** Opening Dataset entries block **

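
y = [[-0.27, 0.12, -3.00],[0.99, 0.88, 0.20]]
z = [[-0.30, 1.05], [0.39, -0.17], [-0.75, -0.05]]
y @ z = [[2.38, -0.15], [-0.10, 0.88]]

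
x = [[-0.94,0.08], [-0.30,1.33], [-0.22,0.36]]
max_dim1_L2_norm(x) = 1.36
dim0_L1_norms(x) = [1.46, 1.77]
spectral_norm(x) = 1.47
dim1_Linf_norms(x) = [0.94, 1.33, 0.36]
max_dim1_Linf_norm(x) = 1.33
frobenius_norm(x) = 1.71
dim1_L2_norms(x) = [0.94, 1.36, 0.42]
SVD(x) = [[-0.33, 0.93],[-0.90, -0.35],[-0.28, 0.05]] @ diag([1.4735518730357013, 0.8692208450520368]) @ [[0.43,-0.9], [-0.90,-0.43]]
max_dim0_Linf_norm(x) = 1.33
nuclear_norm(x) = 2.34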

** Closing Dataset entries block **

◆ Task brief
Set down the data once more, word for word.

◆ Answer section
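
y = [[-0.27, 0.12, -3.00],[0.99, 0.88, 0.20]]
z = [[-0.30, 1.05], [0.39, -0.17], [-0.75, -0.05]]
y @ z = [[2.38, -0.15], [-0.10, 0.88]]

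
x = [[-0.94,0.08], [-0.30,1.33], [-0.22,0.36]]
max_dim1_L2_norm(x) = 1.36
dim0_L1_norms(x) = [1.46, 1.77]
spectral_norm(x) = 1.47
dim1_Linf_norms(x) = [0.94, 1.33, 0.36]
max_dim1_Linf_norm(x) = 1.33
frobenius_norm(x) = 1.71
dim1_L2_norms(x) = [0.94, 1.36, 0.42]
SVD(x) = [[-0.33, 0.93],[-0.90, -0.35],[-0.28, 0.05]] @ diag([1.4735518730357013, 0.8692208450520368]) @ [[0.43,-0.9], [-0.90,-0.43]]
max_dim0_Linf_norm(x) = 1.33
nuclear_norm(x) = 2.34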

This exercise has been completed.